[WHAT THE TASK REQUIRES] The response has to be every entry, printed word for word.

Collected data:
________

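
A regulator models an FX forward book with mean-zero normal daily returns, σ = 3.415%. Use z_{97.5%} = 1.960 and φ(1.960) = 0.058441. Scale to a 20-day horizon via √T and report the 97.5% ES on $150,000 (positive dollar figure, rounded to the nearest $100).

σ_{20d} = 3.415% × √20 = 15.272%.
ES multiplier = φ(z)/(1−α) = 0.058441/0.025 = 2.338.
ES = 15.272% × 2.338 = 35.706%; on $150,000: $53,559.

$53,600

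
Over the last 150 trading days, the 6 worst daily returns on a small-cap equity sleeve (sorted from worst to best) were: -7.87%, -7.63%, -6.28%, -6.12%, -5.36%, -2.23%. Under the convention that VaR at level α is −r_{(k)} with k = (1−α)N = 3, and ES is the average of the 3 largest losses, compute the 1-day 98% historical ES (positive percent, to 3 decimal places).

The 3 worst returns sum to -21.78%.
ES = −(-21.78%) / 3 = 7.26% ≈ 7.260%.

7.260%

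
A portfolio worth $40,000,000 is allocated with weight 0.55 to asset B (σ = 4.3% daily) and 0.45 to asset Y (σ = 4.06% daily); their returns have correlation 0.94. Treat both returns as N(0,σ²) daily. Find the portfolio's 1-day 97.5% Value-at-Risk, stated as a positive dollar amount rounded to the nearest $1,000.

$3,238,000

σ_p² = 0.55²·4.3² + 0.45²·4.06² + 2·0.94·0.55·0.45·4.3·4.06 = 17.0544 (%²).
σ_p = √17.0544 = 4.130%.
At 97.5%, z = 1.960.
VaR = 1.960 × 4.130% = 8.095%; on $40,000,000 that is $3,238,000.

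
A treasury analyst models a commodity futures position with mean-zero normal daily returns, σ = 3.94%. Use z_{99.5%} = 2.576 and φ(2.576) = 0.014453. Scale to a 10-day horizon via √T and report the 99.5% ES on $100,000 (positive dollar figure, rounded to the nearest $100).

σ_{10d} = 3.94% × √10 = 12.459%.
ES multiplier = φ(z)/(1−α) = 0.014453/0.005 = 2.891.
ES = 12.459% × 2.891 = 36.019%; on $100,000: $36,019.

$36,000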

________

[ANSWER SECTION]
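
A regulator models an FX forward book with mean-zero normal daily returns, σ = 3.415%. Use z_{97.5%} = 1.960 and φ(1.960) = 0.058441. Scale to a 20-day horizon via √T and report the 97.5% ES on $150,000 (positive dollar figure, rounded to the nearest $100).

σ_{20d} = 3.415% × √20 = 15.272%.
ES multiplier = φ(z)/(1−α) = 0.058441/0.025 = 2.338.
ES = 15.272% × 2.338 = 35.706%; on $150,000: $53,559.

$53,600

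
Over the last 150 trading days, the 6 worst daily returns on a small-cap equity sleeve (sorted from worst to best) were: -7.87%, -7.63%, -6.28%, -6.12%, -5.36%, -2.23%. Under the convention that VaR at level α is −r_{(k)} with k = (1−α)N = 3, and ES is the average of the 3 largest losses, compute the 1-day 98% historical ES (positive percent, to 3 decimal places).

The 3 worst returns sum to -21.78%.
ES = −(-21.78%) / 3 = 7.26% ≈ 7.260%.

7.260%

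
A portfolio worth $40,000,000 is allocated with weight 0.55 to asset B (σ = 4.3% daily) and 0.45 to asset Y (σ = 4.06% daily); their returns have correlation 0.94. Treat both returns as N(0,σ²) daily. Find the portfolio's 1-day 97.5% Value-at-Risk, stated as a positive dollar amount rounded to the nearest $1,000.

$3,238,000

σ_p² = 0.55²·4.3² + 0.45²·4.06² + 2·0.94·0.55·0.45·4.3·4.06 = 17.0544 (%²).
σ_p = √17.0544 = 4.130%.
At 97.5%, z = 1.960.
VaR = 1.960 × 4.130% = 8.095%; on $40,000,000 that is $3,238,000.

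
A treasury analyst models a commodity futures position with mean-zero normal daily returns, σ = 3.94%. Use z_{99.5%} = 2.576 and φ(2.576) = 0.014453. Scale to a 10-day horizon via √T and report the 99.5% ES on $100,000 (positive dollar figure, rounded to the nearest $100).

σ_{10d} = 3.94% × √10 = 12.459%.
ES multiplier = φ(z)/(1−α) = 0.014453/0.005 = 2.891.
ES = 12.459% × 2.891 = 36.019%; on $100,000: $36,019.

$36,000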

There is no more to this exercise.